Work instructions:
Each line of the records that holds "Recipient" should be shown in full.

Collected data
------------------------

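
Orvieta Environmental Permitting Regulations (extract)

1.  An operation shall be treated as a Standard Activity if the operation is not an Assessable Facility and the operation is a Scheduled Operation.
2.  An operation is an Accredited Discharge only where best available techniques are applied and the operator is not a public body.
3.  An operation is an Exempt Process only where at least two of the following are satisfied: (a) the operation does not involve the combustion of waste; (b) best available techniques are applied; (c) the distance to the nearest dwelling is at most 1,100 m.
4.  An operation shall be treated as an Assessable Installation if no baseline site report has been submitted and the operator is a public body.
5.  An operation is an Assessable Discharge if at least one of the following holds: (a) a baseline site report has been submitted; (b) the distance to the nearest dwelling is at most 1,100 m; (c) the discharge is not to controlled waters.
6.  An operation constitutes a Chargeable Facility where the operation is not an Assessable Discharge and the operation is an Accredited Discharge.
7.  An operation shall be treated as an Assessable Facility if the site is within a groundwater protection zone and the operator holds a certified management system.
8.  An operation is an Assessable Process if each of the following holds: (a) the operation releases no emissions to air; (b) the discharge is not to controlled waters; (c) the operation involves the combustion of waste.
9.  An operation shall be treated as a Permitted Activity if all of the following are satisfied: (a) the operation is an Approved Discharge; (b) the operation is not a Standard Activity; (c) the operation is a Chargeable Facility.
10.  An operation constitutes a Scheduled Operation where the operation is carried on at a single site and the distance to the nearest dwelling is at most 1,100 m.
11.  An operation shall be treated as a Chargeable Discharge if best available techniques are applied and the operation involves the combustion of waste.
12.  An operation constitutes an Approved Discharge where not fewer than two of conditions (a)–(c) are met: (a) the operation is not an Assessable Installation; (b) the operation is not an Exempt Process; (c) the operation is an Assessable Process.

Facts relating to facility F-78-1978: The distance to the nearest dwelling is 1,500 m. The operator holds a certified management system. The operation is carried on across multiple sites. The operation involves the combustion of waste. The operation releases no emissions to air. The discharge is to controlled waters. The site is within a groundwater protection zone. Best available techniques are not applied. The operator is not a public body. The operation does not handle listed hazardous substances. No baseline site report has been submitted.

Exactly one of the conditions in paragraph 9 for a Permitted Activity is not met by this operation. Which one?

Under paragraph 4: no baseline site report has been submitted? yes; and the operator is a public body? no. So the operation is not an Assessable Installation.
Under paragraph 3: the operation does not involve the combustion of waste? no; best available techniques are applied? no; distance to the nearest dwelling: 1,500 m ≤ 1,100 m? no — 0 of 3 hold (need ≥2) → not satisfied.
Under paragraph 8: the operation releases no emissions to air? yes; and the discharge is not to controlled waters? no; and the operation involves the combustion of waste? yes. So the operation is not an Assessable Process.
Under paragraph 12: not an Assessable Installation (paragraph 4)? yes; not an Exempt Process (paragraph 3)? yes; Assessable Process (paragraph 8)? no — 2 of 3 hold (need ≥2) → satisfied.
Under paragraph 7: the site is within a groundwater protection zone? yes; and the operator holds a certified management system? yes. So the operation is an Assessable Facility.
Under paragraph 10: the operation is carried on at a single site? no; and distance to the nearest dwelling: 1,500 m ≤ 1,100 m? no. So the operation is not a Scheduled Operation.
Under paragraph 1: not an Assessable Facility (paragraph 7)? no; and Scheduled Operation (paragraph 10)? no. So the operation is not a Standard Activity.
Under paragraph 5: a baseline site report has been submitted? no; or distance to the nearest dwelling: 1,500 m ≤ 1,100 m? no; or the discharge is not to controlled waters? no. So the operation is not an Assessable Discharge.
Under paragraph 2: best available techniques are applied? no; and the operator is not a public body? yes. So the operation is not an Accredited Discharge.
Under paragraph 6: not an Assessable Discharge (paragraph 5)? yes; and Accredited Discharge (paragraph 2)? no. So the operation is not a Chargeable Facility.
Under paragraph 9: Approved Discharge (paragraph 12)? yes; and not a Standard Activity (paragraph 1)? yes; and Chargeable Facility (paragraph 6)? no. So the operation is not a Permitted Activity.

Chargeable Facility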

------------------------

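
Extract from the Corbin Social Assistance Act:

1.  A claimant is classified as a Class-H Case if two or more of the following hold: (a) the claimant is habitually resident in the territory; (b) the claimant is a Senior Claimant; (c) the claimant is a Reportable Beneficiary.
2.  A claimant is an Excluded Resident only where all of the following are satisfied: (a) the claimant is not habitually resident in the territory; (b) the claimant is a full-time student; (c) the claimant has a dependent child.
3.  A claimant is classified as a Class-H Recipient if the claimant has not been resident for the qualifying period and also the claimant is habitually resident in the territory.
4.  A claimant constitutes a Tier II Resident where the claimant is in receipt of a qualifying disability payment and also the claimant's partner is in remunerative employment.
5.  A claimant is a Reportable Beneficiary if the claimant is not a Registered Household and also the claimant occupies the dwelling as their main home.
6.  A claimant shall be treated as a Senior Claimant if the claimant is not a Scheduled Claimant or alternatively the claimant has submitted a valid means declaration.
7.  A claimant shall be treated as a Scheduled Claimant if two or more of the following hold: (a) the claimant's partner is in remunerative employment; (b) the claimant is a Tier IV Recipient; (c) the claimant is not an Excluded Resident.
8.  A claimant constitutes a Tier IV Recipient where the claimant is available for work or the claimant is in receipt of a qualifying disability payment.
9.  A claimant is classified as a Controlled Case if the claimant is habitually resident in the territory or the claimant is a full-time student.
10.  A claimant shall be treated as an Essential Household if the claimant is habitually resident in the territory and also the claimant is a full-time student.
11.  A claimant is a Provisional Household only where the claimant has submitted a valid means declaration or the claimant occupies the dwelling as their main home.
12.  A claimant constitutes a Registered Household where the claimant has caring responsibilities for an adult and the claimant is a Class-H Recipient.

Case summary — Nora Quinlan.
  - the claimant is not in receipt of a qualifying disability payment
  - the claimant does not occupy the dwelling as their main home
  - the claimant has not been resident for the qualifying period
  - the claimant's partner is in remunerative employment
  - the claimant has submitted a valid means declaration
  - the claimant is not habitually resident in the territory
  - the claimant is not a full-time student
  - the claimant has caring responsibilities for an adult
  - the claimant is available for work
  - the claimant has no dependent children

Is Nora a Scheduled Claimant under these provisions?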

------------------------

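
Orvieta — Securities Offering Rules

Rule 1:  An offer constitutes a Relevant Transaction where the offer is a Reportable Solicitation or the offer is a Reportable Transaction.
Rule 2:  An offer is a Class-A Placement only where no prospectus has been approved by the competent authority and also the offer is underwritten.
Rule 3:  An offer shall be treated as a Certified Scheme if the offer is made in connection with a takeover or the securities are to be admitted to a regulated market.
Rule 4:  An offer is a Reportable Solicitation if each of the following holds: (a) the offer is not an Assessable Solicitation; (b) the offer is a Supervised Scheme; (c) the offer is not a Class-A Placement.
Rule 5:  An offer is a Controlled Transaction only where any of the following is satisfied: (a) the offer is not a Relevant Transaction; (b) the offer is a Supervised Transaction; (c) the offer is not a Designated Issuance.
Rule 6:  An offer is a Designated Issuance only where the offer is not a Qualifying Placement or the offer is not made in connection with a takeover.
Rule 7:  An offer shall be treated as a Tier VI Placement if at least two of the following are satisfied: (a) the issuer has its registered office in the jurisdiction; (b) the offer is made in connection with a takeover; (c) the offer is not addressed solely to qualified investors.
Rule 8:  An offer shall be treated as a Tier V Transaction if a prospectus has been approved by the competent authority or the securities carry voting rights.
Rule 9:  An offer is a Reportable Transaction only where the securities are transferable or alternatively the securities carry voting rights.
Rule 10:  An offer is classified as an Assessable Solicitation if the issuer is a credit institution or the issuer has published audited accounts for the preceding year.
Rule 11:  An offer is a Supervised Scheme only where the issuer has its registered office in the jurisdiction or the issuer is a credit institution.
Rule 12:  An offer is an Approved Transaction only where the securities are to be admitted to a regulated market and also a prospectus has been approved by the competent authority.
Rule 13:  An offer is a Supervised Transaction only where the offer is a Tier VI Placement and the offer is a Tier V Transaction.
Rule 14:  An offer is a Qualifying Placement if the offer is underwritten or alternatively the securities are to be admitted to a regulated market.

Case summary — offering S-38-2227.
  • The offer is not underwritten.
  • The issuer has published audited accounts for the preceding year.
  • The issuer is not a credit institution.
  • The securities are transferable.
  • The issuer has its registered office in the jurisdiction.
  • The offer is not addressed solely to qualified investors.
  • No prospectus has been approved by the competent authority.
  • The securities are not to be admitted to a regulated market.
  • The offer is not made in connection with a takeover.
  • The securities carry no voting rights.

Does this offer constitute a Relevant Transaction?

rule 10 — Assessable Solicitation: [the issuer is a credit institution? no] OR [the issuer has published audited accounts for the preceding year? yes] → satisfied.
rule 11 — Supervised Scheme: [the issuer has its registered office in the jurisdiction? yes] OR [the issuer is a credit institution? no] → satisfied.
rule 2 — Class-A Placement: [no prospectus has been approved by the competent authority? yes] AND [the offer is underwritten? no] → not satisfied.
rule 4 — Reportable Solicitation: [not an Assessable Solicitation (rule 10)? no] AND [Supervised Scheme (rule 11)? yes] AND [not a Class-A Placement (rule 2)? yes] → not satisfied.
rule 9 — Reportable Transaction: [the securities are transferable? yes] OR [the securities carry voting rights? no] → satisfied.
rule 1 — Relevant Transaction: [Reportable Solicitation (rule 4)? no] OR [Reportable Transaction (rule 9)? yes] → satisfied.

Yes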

------------------------

Solution for this problem:
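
3.  A claimant is classified as a Class-H Recipient if the claimant has not been resident for the qualifying period and also the claimant is habitually resident in the territory.
7.  A claimant shall be treated as a Scheduled Claimant if two or more of the following hold: (a) the claimant's partner is in remunerative employment; (b) the claimant is a Tier IV Recipient; (c) the claimant is not an Excluded Resident.
8.  A claimant constitutes a Tier IV Recipient where the claimant is available for work or the claimant is in receipt of a qualifying disability payment.
12.  A claimant constitutes a Registered Household where the claimant has caring responsibilities for an adult and the claimant is a Class-H Recipient.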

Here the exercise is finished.